--- Activity ---
Each entry below is to be copied out exactly and in full.

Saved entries

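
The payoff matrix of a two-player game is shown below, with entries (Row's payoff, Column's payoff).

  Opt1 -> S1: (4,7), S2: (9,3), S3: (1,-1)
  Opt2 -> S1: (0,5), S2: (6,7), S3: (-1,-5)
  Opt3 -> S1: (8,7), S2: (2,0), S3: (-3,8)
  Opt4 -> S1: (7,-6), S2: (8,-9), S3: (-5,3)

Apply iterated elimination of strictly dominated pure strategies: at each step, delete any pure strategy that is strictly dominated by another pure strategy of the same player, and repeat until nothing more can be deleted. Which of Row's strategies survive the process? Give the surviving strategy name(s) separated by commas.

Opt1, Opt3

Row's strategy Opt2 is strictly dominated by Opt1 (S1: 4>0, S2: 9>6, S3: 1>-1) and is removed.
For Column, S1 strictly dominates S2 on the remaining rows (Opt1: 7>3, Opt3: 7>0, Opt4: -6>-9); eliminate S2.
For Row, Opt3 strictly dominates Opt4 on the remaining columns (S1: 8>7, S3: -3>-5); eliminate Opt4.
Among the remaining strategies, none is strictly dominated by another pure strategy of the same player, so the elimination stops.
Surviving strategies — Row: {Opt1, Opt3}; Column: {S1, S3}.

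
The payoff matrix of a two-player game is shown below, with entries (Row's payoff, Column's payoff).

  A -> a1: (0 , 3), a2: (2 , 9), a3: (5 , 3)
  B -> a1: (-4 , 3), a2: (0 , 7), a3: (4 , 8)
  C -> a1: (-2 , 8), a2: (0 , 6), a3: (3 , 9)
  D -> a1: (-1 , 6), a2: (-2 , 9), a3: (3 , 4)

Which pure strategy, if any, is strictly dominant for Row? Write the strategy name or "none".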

--- Answer ---
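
The payoff matrix of a two-player game is shown below, with entries (Row's payoff, Column's payoff).

  Opt1 -> S1: (4,7), S2: (9,3), S3: (1,-1)
  Opt2 -> S1: (0,5), S2: (6,7), S3: (-1,-5)
  Opt3 -> S1: (8,7), S2: (2,0), S3: (-3,8)
  Opt4 -> S1: (7,-6), S2: (8,-9), S3: (-5,3)

Apply iterated elimination of strictly dominated pure strategies: at each step, delete any pure strategy that is strictly dominated by another pure strategy of the same player, and repeat until nothing more can be deleted. Which of Row's strategies survive the process? Give the surviving strategy name(s) separated by commas.

Opt1, Opt3

Row's strategy Opt2 is strictly dominated by Opt1 (S1: 4>0, S2: 9>6, S3: 1>-1) and is removed.
For Column, S1 strictly dominates S2 on the remaining rows (Opt1: 7>3, Opt3: 7>0, Opt4: -6>-9); eliminate S2.
For Row, Opt3 strictly dominates Opt4 on the remaining columns (S1: 8>7, S3: -3>-5); eliminate Opt4.
Among the remaining strategies, none is strictly dominated by another pure strategy of the same player, so the elimination stops.
Surviving strategies — Row: {Opt1, Opt3}; Column: {S1, S3}.

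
The payoff matrix of a two-player game is shown below, with entries (Row's payoff, Column's payoff).

  A -> a1: (0 , 3), a2: (2 , 9), a3: (5 , 3)
  B -> a1: (-4 , 3), a2: (0 , 7), a3: (4 , 8)
  C -> a1: (-2 , 8), a2: (0 , 6), a3: (3 , 9)
  D -> a1: (-1 , 6), a2: (-2 , 9), a3: (3 , 4)

Which pure strategy, if any, is strictly dominant for Row? Write the strategy name or "none".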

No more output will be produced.